-- Exercise objective --
Your task is to restate word for word the lines of the listing below that start at the one containing "At physiological pH, treat" and run to the end; please add nothing.
▼▼▼
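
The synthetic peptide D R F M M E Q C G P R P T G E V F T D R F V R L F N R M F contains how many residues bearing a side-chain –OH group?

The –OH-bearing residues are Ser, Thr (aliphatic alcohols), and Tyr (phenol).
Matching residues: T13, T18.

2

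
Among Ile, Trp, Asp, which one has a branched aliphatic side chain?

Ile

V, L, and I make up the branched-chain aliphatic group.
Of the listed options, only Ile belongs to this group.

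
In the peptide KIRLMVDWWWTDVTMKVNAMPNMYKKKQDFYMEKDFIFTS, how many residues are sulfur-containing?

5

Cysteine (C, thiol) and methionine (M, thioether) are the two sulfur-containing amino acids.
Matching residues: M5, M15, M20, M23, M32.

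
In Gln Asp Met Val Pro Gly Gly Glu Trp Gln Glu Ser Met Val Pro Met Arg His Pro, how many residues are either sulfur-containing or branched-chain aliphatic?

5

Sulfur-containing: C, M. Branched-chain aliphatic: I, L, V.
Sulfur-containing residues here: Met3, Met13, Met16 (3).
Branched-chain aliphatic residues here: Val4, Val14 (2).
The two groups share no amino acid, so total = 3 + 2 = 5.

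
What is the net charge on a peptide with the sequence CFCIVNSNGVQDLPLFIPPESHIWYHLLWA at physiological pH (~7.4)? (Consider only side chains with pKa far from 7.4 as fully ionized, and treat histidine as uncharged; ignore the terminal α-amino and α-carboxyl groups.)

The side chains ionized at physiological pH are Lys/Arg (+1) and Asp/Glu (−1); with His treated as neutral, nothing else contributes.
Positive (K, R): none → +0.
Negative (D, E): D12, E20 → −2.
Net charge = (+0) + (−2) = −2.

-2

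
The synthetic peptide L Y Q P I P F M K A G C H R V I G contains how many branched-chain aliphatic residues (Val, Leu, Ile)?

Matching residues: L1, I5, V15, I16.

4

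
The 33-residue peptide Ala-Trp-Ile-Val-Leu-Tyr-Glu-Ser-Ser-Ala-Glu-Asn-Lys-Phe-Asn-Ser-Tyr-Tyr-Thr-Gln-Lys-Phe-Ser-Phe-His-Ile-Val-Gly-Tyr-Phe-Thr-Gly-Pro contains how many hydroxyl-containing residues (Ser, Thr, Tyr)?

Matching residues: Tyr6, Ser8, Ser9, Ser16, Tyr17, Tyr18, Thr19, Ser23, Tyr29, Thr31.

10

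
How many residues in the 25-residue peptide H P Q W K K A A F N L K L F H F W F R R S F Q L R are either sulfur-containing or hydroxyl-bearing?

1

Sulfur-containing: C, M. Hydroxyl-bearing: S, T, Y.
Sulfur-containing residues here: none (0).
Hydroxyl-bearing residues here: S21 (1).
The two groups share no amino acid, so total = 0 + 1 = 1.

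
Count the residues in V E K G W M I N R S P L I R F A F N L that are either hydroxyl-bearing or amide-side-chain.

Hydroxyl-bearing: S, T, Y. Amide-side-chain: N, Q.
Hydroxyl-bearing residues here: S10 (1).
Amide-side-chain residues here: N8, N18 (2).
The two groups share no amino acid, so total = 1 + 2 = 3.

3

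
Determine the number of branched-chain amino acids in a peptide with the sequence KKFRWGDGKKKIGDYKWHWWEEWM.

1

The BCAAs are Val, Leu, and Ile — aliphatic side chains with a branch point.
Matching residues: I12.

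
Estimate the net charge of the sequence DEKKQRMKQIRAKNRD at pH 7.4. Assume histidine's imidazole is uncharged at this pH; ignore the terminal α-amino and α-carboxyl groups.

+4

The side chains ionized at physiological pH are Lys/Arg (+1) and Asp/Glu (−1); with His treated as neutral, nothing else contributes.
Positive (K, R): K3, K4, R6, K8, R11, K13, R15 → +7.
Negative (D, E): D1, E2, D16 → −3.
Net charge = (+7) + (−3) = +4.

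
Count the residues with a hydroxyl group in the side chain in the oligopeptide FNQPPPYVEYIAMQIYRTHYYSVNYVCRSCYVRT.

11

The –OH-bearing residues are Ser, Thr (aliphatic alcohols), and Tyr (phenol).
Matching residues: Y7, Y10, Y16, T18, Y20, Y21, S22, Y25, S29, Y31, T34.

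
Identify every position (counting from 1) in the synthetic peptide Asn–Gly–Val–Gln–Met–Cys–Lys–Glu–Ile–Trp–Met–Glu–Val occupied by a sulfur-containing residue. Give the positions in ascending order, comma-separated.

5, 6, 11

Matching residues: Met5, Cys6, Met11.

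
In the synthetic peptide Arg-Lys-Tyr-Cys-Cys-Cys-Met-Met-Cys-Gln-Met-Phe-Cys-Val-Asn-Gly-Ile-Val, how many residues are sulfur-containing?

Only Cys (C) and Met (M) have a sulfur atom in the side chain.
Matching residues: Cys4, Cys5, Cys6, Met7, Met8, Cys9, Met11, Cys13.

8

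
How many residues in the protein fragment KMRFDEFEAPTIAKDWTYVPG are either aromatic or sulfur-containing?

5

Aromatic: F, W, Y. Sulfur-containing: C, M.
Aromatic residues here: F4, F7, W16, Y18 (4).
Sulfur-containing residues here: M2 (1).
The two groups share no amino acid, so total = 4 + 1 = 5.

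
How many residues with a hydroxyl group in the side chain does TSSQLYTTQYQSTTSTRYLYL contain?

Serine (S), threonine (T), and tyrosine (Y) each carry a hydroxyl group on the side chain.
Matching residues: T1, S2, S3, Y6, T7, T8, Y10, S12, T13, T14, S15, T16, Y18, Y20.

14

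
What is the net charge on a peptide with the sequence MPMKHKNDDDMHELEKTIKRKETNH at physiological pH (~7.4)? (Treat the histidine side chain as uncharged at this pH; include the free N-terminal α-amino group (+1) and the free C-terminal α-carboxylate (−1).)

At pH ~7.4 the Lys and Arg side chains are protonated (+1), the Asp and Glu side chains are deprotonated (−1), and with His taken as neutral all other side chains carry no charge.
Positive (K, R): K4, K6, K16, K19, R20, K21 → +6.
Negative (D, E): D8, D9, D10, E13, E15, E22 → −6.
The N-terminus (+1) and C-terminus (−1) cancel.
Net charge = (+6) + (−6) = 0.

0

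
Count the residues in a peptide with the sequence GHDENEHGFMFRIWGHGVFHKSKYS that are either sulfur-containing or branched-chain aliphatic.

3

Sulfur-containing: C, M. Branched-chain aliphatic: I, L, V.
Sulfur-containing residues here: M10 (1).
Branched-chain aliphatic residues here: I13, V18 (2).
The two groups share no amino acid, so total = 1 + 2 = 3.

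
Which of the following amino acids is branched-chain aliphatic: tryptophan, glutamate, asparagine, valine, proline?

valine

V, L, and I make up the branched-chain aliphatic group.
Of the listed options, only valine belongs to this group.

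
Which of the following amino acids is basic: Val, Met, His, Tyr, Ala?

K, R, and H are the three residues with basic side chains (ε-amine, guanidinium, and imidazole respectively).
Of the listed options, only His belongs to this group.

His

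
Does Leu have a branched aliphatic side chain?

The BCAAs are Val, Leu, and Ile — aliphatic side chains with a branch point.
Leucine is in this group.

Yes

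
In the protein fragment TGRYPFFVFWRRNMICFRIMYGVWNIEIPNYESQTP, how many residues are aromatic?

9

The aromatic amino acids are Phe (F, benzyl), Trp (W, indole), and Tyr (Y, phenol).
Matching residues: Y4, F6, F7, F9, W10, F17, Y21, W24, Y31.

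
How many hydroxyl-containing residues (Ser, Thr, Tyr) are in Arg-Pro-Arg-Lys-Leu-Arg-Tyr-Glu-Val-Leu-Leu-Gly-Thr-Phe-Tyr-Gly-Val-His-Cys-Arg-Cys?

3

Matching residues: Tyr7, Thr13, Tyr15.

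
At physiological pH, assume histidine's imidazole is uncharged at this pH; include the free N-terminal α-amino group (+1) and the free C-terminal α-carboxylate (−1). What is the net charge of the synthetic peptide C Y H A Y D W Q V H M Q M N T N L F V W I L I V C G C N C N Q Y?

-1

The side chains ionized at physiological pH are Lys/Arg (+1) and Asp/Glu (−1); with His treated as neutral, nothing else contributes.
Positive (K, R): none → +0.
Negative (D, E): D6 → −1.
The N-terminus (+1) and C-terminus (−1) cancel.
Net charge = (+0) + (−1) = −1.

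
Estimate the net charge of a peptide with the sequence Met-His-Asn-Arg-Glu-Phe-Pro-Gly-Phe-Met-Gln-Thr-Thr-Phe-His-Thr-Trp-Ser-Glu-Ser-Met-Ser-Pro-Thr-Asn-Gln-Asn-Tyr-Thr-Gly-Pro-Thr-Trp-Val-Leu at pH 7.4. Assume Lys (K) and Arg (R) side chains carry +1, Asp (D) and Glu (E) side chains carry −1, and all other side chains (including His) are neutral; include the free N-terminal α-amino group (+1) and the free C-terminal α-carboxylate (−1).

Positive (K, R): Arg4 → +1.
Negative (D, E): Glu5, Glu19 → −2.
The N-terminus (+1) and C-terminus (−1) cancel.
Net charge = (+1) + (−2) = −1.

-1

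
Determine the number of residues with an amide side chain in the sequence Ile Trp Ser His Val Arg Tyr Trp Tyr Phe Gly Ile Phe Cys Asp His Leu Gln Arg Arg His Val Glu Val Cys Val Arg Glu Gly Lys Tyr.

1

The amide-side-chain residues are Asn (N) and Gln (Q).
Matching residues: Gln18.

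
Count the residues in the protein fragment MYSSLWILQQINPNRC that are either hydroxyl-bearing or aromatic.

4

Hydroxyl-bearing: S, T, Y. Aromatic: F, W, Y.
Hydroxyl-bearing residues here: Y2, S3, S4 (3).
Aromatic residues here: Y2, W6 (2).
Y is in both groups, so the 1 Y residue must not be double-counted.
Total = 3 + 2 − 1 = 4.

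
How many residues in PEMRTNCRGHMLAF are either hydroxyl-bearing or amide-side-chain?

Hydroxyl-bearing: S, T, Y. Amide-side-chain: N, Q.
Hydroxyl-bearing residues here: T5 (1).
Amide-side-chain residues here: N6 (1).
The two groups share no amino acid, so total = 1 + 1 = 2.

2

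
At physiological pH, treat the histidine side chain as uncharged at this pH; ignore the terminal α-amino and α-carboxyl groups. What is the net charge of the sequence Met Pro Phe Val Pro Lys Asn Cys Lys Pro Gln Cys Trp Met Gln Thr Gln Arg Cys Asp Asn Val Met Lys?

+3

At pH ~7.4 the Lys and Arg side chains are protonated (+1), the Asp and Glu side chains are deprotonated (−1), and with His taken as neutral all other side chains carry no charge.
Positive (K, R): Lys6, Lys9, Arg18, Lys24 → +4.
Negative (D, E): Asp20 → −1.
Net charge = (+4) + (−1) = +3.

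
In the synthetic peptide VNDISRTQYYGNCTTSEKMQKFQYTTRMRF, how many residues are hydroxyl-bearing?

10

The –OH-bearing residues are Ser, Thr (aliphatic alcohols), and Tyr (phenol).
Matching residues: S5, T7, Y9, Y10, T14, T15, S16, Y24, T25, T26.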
▲▲▲
-- Solution to this exercise --
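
At physiological pH, treat the histidine side chain as uncharged at this pH; ignore the terminal α-amino and α-carboxyl groups. What is the net charge of the sequence Met Pro Phe Val Pro Lys Asn Cys Lys Pro Gln Cys Trp Met Gln Thr Gln Arg Cys Asp Asn Val Met Lys?

+3

At pH ~7.4 the Lys and Arg side chains are protonated (+1), the Asp and Glu side chains are deprotonated (−1), and with His taken as neutral all other side chains carry no charge.
Positive (K, R): Lys6, Lys9, Arg18, Lys24 → +4.
Negative (D, E): Asp20 → −1.
Net charge = (+4) + (−1) = +3.

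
In the synthetic peptide VNDISRTQYYGNCTTSEKMQKFQYTTRMRF, how many residues are hydroxyl-bearing?

10

The –OH-bearing residues are Ser, Thr (aliphatic alcohols), and Tyr (phenol).
Matching residues: S5, T7, Y9, Y10, T14, T15, S16, Y24, T25, T26.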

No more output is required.